- How to complete this task: Every line of the entries below that mentions "above" is to be copied out.

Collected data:

++++++++++

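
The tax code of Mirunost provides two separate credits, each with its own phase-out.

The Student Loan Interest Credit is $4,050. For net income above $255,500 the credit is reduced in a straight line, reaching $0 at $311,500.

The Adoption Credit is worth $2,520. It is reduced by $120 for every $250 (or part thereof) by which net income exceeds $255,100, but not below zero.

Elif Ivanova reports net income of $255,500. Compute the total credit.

Student Loan Interest Credit: $255,500 is at or below the $255,500 threshold, so the full $4,050 applies.
Adoption Credit: income exceeds $255,100 by $400, which is 2 full-or-partial $250 increments; reduction = 2 × $120 = $240, leaving $2,280.
Total: $4,050 + $2,280 = $6,330.

$6,330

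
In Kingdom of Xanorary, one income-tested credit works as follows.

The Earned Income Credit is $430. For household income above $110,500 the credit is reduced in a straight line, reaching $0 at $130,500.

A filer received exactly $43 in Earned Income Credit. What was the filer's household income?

$43 is 43/430 of the full $430, so 387/430 of the $20,000 range has been used: income = $110,500 + $20,000 × 387/430 = $128,500.

$128,500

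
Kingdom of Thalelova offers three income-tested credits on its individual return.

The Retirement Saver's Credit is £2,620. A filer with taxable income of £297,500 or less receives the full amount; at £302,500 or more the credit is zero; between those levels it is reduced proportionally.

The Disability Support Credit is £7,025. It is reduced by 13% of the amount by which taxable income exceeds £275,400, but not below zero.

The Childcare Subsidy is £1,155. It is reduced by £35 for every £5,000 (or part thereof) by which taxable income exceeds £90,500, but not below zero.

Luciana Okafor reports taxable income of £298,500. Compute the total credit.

Retirement Saver's Credit: £298,500 is £1,000 into a £5,000 phase-out range, leaving 4,000/5,000 of the credit: £2,620 × 4,000/5,000 = £2,096.
Disability Support Credit: 13% of the £23,100 excess over £275,400 is £3,003; credit = £7,025 − £3,003 = £4,022.
Childcare Subsidy: income exceeds £90,500 by £208,000 → 42 increments × £35 = £1,470 ≥ base, so the credit is £0.
Total: £2,096 + £4,022 + £0 = £6,118.

£6,118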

++++++++++

- Task solution:
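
The Student Loan Interest Credit is $4,050. For net income above $255,500 the credit is reduced in a straight line, reaching $0 at $311,500.
The Earned Income Credit is $430. For household income above $110,500 the credit is reduced in a straight line, reaching $0 at $130,500.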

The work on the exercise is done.